- **Record set**:
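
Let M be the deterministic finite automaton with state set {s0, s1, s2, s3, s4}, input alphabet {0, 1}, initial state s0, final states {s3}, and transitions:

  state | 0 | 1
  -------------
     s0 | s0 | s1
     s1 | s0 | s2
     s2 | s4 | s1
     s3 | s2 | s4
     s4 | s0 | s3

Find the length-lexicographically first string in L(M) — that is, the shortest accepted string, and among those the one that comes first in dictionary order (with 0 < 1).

A breadth-first search from s0 reaches an accepting state first via the path s0 → s1 → s2 → s4 → s3 on input 1101.
No string of length < 4 is accepted (BFS exhausts all shorter strings without reaching an accepting state), and 1101 is the lexicographically least accepting string of length 4.

1101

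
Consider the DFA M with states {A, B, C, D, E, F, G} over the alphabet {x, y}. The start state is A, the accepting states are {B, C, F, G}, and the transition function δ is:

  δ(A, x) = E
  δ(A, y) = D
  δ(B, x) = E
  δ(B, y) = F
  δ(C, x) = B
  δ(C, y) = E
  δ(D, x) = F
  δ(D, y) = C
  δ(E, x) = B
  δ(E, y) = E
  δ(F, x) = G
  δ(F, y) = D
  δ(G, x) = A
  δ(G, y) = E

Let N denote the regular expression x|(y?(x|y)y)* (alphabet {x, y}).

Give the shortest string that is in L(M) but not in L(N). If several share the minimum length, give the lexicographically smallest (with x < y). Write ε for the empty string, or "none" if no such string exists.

xx

The string xx is accepted by M but not by N.
No shorter string lies in the difference, and xx is the lexicographically first length-2 string in L(M) \ L(N).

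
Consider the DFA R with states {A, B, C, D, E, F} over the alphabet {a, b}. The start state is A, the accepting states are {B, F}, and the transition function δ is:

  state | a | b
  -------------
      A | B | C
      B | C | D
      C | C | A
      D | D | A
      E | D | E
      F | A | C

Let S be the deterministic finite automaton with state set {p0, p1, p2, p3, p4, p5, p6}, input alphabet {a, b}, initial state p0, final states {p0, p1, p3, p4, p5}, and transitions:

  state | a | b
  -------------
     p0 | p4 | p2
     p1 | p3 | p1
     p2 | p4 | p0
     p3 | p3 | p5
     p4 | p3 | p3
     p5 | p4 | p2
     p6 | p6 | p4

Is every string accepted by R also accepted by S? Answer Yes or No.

Yes

Exploring the product automaton R × S from the start pair (A, p0), following both machines on each input symbol, reaches 14 state pairs: (A, p0), (B, p4), (C, p2), (C, p3), (D, p3), (C, p4), (A, p5), (A, p3), (B, p3), (C, p5), (D, p5), (A, p2), (D, p4), (C, p0).
R accepts in {B, F} and S accepts in {p0, p1, p3, p4, p5}. The reachable pairs whose R-component is accepting are (B, p4), (B, p3); in each of them the S-component is accepting too, so the product for L(R) \ L(S) (R-component accepting, S-component rejecting) has no reachable accepting pair and the difference is empty.
Hence every string in L(R) is also in L(S).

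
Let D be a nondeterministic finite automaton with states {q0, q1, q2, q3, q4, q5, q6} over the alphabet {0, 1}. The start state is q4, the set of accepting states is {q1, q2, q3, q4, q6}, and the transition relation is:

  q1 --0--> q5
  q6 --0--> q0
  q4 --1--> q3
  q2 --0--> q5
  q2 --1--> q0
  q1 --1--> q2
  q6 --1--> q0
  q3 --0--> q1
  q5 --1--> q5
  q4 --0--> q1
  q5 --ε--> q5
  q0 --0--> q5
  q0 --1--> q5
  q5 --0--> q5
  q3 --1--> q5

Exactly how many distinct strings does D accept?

The useful subgraph on states {q1, q2, q3, q4} is acyclic, so L(D) is finite; the longest accepting path visits 4 useful states, giving maximum string length 3.
Counting accepting paths from q4 by length: 1 of length 0, 2 of length 1, 2 of length 2, 1 of length 3. Total 6.

6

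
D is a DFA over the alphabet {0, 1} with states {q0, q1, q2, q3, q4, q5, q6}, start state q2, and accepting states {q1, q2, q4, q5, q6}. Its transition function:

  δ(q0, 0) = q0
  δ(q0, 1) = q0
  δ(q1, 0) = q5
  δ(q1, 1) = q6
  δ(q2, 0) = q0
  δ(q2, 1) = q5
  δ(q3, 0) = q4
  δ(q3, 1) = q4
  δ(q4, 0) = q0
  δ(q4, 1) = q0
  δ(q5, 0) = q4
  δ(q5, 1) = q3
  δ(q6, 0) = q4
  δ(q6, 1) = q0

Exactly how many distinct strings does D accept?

The useful subgraph on states {q2, q3, q4, q5} is acyclic, so L(D) is finite; the longest accepting path visits 4 useful states, giving maximum string length 3.
Counting accepting paths from q2 by length: 1 of length 0, 1 of length 1, 1 of length 2, 2 of length 3. Total 5.

5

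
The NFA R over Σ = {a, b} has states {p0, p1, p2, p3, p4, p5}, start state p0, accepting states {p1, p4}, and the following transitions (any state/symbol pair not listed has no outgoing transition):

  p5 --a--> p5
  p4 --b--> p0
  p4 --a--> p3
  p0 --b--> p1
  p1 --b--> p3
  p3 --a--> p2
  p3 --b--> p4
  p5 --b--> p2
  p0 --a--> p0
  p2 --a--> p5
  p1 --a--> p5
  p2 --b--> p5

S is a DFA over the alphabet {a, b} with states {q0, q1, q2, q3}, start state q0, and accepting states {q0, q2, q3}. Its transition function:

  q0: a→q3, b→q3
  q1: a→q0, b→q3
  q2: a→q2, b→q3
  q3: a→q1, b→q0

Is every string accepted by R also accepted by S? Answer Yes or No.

Exploring the product automaton R × S from the start pair (p0, q0), following both machines on each input symbol, reaches 16 state pairs: (p0, q0), (p0, q3), (p1, q3), (p0, q1), (p1, q0), (p5, q1), (p3, q0), (p5, q3), (p3, q3), (p5, q0), (p2, q3), (p4, q3), (p2, q0), (p2, q1), (p4, q0), (p3, q1).
R accepts in {p1, p4} and S accepts in {q0, q2, q3}. The reachable pairs whose R-component is accepting are (p1, q3), (p1, q0), (p4, q3), (p4, q0); in each of them the S-component is accepting too, so the product for L(R) \ L(S) (R-component accepting, S-component rejecting) has no reachable accepting pair and the difference is empty.
Hence every string in L(R) is also in L(S).

Yes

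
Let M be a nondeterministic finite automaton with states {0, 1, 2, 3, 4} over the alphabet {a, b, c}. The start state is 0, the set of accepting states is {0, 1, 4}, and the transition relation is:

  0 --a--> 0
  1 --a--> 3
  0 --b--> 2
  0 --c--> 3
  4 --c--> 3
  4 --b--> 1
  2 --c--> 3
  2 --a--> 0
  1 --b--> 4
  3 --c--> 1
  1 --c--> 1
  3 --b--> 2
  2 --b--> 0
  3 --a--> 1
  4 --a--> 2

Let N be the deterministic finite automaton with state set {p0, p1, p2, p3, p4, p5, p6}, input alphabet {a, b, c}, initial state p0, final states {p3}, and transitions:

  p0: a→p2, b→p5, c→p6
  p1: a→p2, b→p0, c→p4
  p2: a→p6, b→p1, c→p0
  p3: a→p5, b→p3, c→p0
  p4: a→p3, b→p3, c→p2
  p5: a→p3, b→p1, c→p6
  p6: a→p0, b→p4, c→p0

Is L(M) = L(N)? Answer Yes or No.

The empty string ε is accepted by M but rejected by N.
So L(M) ≠ L(N).

No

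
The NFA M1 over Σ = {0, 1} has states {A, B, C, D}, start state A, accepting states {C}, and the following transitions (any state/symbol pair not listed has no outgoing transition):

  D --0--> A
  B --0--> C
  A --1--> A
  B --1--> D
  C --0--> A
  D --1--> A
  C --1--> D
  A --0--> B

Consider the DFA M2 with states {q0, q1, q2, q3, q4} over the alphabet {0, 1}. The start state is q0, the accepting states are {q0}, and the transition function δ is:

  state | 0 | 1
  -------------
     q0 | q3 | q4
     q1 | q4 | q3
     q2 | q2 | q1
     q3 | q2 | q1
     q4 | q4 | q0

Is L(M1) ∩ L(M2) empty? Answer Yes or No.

Yes

Exploring the product automaton M1 × M2 from the start pair (A, q0), following both machines on each input symbol, reaches 12 state pairs: (A, q0), (B, q3), (A, q4), (C, q2), (D, q1), (B, q4), (A, q2), (A, q3), (C, q4), (D, q0), (B, q2), (A, q1).
M1 accepts in {C} and M2 accepts in {q0}; no reachable pair has both components accepting, so no string drives both machines to acceptance simultaneously and L(M1) ∩ L(M2) = ∅.
So no string is accepted by both, and the intersection is empty.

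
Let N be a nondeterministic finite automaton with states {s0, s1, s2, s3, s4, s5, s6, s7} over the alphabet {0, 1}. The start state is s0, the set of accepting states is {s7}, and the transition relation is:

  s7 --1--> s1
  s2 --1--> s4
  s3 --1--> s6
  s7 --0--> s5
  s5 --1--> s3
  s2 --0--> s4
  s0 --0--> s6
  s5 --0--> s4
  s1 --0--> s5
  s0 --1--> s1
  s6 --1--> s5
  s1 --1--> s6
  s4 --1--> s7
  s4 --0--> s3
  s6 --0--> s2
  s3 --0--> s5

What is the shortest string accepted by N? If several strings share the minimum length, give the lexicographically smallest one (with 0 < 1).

0001

A breadth-first search from s0 reaches an accepting state first via the path s0 → s6 → s2 → s4 → s7 on input 0001.
No string of length < 4 is accepted (BFS exhausts all shorter strings without reaching an accepting state), and 0001 is the lexicographically least accepting string of length 4.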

- **Assignment**:
For the listing above, state how many lines contain the word "initial", with no other words.

- **Output for this task**:
3